§ RECORDS FOR THE EXERCISE
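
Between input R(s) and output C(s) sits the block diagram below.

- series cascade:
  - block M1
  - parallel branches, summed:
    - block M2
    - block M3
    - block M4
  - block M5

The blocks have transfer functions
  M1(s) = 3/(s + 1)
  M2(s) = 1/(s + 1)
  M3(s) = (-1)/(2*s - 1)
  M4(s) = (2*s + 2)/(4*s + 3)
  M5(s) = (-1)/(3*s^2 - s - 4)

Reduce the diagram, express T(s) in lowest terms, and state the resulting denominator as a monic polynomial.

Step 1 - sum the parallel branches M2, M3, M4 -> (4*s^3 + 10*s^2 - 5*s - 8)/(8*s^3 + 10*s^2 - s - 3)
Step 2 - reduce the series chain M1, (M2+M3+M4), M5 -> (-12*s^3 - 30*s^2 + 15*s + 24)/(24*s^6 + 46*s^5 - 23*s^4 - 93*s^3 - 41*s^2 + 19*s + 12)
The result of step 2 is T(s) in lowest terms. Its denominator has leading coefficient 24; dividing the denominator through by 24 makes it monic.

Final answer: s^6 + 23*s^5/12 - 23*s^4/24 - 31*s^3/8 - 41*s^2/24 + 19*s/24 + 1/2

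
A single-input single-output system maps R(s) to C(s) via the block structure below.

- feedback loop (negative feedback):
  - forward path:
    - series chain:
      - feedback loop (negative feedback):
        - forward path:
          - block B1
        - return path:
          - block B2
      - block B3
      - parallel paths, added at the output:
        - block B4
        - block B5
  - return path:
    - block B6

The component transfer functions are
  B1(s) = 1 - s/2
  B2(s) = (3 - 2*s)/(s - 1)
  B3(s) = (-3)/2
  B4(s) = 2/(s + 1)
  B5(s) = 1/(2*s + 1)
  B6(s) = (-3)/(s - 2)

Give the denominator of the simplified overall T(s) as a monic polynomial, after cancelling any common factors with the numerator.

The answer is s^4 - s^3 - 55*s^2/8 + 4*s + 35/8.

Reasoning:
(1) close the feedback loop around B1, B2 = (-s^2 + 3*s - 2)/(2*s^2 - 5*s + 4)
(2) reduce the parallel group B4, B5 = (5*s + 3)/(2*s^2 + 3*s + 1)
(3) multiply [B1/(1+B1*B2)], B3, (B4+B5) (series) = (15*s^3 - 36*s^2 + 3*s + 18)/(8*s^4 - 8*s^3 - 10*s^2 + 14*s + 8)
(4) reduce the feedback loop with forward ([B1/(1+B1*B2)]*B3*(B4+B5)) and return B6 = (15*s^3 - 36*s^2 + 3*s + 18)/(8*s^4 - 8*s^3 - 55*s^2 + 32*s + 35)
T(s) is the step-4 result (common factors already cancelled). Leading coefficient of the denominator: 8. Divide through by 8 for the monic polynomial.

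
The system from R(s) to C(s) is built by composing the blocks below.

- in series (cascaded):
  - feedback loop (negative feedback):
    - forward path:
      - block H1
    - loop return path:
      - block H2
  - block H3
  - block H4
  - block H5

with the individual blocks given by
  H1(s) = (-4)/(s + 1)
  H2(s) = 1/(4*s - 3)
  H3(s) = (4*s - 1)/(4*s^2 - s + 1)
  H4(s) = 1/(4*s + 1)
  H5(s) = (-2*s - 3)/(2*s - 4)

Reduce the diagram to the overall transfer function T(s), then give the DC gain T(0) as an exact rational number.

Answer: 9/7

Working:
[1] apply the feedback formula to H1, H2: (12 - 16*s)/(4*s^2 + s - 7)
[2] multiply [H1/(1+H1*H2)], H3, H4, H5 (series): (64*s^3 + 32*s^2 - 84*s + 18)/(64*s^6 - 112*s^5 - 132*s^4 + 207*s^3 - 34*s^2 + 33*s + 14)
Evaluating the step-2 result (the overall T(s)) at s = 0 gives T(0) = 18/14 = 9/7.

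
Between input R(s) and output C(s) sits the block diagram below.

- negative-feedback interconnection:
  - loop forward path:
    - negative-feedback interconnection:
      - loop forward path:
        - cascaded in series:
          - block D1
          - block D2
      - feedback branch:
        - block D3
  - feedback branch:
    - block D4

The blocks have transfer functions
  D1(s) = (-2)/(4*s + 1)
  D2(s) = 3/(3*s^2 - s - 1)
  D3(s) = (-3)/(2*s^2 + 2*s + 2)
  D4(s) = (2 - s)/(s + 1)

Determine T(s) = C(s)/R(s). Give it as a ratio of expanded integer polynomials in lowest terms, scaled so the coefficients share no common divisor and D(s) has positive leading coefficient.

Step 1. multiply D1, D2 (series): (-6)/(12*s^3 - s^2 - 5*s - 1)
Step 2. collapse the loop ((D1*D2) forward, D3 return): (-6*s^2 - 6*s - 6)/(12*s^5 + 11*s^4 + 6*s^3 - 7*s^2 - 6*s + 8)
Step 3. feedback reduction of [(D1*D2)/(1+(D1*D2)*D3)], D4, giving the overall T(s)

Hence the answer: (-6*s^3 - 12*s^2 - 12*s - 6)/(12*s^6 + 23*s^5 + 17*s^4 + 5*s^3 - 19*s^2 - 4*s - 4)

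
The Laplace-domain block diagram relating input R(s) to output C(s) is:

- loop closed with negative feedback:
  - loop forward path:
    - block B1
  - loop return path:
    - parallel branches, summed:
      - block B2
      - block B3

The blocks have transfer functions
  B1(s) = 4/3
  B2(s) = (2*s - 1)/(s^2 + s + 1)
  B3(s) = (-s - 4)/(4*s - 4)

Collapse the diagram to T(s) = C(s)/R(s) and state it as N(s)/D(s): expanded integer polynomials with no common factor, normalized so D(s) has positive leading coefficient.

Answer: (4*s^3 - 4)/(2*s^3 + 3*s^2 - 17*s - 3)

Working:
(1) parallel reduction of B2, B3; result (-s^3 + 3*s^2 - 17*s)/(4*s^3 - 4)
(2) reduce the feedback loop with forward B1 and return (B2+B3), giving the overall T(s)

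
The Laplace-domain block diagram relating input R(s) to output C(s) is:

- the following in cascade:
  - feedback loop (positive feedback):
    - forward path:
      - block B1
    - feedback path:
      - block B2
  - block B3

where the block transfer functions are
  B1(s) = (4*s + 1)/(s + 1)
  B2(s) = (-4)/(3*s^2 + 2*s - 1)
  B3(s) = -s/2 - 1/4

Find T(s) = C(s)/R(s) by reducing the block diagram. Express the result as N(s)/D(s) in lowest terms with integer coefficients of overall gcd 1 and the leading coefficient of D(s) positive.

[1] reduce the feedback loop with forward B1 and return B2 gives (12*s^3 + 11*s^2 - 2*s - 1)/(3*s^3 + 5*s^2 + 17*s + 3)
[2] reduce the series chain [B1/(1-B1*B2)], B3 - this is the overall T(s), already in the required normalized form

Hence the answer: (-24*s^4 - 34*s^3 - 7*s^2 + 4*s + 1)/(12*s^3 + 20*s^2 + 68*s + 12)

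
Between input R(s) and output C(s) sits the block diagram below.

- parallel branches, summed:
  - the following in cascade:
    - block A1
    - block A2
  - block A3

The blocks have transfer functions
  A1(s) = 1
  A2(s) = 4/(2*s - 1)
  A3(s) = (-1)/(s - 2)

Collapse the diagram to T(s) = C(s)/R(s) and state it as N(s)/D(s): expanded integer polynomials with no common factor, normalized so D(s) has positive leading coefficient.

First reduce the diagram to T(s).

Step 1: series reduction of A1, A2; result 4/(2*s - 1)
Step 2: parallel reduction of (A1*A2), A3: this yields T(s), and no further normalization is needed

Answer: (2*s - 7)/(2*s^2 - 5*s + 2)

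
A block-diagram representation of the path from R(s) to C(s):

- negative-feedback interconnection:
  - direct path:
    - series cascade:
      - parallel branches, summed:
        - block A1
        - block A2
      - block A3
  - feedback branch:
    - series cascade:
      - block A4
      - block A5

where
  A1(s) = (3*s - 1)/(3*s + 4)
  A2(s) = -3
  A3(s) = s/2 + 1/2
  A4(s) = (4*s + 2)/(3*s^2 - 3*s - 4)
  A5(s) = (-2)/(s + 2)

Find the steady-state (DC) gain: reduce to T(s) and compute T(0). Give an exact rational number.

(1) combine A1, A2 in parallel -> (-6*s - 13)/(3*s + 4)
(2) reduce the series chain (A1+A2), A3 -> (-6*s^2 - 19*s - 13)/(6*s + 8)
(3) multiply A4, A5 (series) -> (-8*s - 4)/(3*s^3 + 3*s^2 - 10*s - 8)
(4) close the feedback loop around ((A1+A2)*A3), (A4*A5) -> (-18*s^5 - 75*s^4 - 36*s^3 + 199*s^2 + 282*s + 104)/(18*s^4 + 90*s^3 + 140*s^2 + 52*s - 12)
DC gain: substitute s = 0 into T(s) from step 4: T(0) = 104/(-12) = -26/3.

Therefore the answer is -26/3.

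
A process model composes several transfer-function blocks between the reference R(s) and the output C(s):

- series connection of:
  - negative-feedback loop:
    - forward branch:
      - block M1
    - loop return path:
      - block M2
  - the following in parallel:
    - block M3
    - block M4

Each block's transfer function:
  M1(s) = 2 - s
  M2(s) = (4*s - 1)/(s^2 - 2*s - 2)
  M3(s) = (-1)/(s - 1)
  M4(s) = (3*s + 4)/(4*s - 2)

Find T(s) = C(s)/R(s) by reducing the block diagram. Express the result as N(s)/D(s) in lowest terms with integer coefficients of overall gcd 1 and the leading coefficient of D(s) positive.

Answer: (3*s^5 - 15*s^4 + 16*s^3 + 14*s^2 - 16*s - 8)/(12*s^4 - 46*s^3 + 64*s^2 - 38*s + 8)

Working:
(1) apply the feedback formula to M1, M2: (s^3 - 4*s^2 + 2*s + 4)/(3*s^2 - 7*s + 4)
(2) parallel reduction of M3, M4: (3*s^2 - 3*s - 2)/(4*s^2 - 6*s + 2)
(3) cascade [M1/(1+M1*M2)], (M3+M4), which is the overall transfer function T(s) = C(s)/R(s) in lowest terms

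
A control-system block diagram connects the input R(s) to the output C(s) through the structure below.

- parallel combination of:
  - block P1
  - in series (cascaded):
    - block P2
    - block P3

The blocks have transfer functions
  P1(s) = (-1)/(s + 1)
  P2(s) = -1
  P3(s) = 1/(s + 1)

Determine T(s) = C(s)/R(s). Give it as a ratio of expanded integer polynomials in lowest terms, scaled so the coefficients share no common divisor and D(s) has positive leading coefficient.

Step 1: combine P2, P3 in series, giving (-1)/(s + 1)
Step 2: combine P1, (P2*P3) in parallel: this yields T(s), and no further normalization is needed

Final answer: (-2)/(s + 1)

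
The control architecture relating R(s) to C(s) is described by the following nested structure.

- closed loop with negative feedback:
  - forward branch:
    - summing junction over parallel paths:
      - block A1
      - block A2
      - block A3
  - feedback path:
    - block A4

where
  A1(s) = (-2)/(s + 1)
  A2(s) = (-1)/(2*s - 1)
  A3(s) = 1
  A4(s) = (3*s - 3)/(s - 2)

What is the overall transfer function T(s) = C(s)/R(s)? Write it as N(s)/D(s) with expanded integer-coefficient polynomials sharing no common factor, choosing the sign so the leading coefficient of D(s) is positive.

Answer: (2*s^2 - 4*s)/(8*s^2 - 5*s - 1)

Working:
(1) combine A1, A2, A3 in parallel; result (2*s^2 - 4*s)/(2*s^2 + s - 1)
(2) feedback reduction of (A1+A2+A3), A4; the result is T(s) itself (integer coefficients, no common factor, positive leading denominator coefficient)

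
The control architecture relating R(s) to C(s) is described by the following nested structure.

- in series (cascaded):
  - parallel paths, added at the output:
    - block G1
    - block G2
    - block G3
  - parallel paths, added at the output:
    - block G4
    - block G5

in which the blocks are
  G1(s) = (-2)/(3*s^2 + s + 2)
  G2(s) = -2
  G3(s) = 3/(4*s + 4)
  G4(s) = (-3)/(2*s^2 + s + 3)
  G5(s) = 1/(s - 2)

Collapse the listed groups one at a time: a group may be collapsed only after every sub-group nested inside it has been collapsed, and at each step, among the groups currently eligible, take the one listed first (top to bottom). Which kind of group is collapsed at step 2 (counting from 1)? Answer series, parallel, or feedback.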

§ WHAT IS EXPECTED
In the records above, how many lines hold the string "cascaded"? Give the number only.

§ ANSWER BOX
4